Directions: In the entries below, how many lines include "completion"? Reply with the number and nothing more.

(Collected data)
* * * * * * *

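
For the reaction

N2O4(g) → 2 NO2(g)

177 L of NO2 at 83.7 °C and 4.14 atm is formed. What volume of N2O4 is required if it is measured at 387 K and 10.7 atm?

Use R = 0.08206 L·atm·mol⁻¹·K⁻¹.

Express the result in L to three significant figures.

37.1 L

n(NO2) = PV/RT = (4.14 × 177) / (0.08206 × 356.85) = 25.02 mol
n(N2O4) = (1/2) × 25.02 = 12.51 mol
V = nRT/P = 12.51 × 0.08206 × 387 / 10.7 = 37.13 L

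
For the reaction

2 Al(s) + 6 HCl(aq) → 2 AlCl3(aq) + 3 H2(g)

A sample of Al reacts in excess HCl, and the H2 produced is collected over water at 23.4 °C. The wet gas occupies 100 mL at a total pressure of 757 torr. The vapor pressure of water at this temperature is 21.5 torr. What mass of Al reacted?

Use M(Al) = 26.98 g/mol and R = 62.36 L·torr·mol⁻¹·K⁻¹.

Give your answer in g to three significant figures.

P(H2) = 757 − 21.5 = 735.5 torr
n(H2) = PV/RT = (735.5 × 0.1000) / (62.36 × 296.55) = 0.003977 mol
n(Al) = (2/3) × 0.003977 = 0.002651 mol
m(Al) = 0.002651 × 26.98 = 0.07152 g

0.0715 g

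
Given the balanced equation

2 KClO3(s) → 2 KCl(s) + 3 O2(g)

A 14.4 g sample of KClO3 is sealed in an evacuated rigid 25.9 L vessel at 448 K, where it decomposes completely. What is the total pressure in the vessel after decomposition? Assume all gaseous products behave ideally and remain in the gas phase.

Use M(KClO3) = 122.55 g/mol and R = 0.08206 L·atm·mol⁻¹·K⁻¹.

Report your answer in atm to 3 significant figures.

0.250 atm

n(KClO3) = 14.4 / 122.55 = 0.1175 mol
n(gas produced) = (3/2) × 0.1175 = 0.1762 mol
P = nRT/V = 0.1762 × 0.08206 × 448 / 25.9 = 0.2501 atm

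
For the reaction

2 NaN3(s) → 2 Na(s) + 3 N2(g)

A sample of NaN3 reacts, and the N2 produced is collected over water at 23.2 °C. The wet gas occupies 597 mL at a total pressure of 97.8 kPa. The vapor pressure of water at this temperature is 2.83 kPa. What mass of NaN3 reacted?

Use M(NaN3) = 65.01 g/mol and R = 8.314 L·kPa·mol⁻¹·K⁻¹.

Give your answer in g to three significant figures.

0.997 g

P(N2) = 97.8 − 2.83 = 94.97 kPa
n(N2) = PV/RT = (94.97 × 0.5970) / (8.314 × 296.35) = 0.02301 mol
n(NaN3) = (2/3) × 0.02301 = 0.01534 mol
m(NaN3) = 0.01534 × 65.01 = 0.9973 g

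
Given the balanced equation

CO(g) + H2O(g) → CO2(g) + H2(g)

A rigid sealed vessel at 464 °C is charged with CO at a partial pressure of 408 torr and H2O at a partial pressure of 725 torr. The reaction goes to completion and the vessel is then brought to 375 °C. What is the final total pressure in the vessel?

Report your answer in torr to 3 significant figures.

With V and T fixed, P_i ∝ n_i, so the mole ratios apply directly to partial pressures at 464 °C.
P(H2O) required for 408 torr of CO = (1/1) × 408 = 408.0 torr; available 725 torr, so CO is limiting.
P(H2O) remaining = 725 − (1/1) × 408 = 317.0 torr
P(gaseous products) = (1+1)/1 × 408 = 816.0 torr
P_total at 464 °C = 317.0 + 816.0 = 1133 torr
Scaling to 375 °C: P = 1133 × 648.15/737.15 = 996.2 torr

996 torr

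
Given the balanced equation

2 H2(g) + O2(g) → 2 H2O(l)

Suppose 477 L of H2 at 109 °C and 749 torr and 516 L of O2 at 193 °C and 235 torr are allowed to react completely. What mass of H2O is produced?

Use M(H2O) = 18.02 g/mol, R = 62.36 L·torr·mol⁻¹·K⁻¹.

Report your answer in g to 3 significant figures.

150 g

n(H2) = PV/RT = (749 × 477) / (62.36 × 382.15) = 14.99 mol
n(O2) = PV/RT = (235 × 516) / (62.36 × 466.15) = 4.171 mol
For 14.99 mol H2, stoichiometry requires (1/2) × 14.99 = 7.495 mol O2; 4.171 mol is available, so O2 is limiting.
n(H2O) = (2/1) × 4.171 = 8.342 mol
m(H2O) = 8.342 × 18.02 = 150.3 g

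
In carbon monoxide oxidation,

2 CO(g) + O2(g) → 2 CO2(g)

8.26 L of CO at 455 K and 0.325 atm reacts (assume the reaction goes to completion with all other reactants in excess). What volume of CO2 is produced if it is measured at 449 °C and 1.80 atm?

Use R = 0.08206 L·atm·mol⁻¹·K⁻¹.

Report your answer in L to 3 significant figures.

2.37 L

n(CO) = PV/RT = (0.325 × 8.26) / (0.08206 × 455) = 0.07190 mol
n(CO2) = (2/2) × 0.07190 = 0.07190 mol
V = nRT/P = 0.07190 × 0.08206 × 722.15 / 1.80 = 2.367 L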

* * * * * * *

Problem solution: 2